What needs to be done> Bring together copies of the lines in the data below that contain the word "allows".

Records supplied>
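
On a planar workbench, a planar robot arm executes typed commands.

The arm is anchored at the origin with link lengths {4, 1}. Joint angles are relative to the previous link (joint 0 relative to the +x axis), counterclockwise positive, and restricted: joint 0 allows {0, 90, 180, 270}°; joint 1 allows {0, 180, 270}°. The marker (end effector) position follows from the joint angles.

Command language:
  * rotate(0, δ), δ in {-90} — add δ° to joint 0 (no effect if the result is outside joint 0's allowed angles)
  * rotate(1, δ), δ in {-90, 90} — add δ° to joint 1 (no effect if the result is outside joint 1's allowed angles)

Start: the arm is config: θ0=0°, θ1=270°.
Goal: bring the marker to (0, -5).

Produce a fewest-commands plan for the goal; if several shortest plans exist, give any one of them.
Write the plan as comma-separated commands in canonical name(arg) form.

from: config: θ0=0°, θ1=270°
1. rotate(0, -90) → config: θ0=270°, θ1=270°
2. rotate(1, 90) → config: θ0=270°, θ1=0°
nothing shorter than 2 reaches the goal.

rotate(0, -90), rotate(1, 90)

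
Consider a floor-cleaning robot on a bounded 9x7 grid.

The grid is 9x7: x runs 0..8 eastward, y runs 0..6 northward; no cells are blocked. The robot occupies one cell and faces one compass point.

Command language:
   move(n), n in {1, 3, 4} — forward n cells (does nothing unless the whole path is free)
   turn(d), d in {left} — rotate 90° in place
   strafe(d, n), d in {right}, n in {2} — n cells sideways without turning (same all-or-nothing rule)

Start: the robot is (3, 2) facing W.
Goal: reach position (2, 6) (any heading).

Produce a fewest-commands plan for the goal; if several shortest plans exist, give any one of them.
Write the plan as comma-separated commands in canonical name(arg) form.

move(1), strafe(right, 2), strafe(right, 2)

t0: (3, 2) facing W
step 1 (move(1)): (2, 2) facing W
step 2 (strafe(right, 2)): (2, 4) facing W
step 3 (strafe(right, 2)): (2, 6) facing W
shorter routes all fall short; 3 is best.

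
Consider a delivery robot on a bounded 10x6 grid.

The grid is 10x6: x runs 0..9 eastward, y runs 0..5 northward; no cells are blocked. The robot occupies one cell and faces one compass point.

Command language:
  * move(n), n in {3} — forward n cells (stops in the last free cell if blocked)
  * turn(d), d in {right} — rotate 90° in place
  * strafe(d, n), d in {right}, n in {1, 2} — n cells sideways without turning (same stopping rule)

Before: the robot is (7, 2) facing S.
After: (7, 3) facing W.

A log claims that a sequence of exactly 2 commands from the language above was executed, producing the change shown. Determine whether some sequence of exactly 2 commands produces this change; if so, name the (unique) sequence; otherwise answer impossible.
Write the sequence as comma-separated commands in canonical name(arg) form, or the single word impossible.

key: position moved to (7,3) AND the heading swung to W — translation plus rotation needed
initial: (7, 2) facing S
[1] after turn(right): (7, 2) facing W
[2] after strafe(right, 1): (7, 3) facing W
all 16 alternatives checked — unique.

turn(right), strafe(right, 1)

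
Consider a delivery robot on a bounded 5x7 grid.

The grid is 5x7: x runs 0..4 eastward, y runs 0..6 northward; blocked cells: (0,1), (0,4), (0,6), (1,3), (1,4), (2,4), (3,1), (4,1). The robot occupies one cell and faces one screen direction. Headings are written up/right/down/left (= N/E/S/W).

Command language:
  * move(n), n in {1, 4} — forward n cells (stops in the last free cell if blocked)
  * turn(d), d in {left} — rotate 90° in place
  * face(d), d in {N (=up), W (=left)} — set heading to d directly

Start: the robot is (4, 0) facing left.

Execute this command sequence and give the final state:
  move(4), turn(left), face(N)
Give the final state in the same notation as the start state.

(0, 0) facing up

t0: (4, 0) facing left
1. move(4) → (0, 0) facing left
2. turn(left) → (0, 0) facing down
3. face(N) → (0, 0) facing up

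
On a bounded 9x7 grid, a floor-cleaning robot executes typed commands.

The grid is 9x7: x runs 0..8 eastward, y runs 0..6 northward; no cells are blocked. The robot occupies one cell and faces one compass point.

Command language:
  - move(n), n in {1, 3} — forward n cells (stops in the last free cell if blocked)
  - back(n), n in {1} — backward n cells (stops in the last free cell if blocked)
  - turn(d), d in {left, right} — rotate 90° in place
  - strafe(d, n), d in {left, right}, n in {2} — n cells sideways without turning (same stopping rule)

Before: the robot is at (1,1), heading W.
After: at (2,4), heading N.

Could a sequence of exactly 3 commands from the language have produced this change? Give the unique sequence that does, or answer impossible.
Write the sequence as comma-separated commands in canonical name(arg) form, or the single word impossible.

back(1), turn(right), move(3)

key: position moved to (2,4) AND the heading swung to N — translation plus rotation needed
from: at (1,1), heading W
[1] after back(1): at (2,1), heading W
[2] after turn(right): at (2,1), heading N
[3] after move(3): at (2,4), heading N
no other 3-command option fits: unique.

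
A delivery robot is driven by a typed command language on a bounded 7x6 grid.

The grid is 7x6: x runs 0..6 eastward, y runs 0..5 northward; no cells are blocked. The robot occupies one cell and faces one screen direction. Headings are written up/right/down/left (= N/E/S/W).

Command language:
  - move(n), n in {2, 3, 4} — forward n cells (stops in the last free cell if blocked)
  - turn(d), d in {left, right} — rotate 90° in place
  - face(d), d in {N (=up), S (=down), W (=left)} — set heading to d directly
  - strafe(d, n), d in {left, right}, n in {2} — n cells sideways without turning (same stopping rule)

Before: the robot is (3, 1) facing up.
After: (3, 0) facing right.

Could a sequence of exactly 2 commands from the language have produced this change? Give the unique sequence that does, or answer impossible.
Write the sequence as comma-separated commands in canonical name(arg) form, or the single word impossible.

turn(right), strafe(right, 2)

key: running strafe(right, 2) before turn(right) would end elsewhere — order is forced
from: (3, 1) facing up
t=1 turn(right) ⇒ (3, 1) facing right
t=2 strafe(right, 2) ⇒ (3, 0) facing right
uniquely the one of 100 2-step routes that fits.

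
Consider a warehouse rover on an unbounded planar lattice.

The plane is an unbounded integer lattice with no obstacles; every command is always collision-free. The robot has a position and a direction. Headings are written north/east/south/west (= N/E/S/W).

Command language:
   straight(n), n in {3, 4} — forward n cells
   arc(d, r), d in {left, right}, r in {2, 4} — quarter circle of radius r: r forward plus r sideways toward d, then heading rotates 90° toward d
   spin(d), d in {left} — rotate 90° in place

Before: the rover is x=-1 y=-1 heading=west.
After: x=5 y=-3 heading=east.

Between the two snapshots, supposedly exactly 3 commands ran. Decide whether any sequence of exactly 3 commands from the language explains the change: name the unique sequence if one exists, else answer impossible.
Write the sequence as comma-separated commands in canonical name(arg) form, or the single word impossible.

spin(left), arc(left, 2), straight(4)

key: order matters: swapping spin(left) and straight(4) lands elsewhere
begin: x=-1 y=-1 heading=west
1. spin(left) → x=-1 y=-1 heading=south
2. arc(left, 2) → x=1 y=-3 heading=east
3. straight(4) → x=5 y=-3 heading=east
uniquely the one of 343 3-step routes that fits.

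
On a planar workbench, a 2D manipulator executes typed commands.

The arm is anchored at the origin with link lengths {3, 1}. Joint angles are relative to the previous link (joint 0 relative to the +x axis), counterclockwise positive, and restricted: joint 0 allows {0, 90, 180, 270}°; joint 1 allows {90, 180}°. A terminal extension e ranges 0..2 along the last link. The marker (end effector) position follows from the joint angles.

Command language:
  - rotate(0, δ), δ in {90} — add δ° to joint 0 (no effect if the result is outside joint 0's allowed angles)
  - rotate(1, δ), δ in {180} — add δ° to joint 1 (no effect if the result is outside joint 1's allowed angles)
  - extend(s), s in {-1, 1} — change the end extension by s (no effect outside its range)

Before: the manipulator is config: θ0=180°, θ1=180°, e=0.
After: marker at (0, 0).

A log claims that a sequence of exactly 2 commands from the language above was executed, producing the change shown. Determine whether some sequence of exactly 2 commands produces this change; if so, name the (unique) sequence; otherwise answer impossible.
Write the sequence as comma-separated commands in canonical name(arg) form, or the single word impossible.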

Exercise answer>
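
The arm is anchored at the origin with link lengths {4, 1}. Joint angles are relative to the previous link (joint 0 relative to the +x axis), counterclockwise positive, and restricted: joint 0 allows {0, 90, 180, 270}°; joint 1 allows {0, 180, 270}°. The marker (end effector) position follows from the joint angles.
The arm is anchored at the origin with link lengths {3, 1}. Joint angles are relative to the previous link (joint 0 relative to the +x axis), counterclockwise positive, and restricted: joint 0 allows {0, 90, 180, 270}°; joint 1 allows {90, 180}°. A terminal extension e ranges 0..2 along the last link. The marker (end effector) position follows from the joint angles.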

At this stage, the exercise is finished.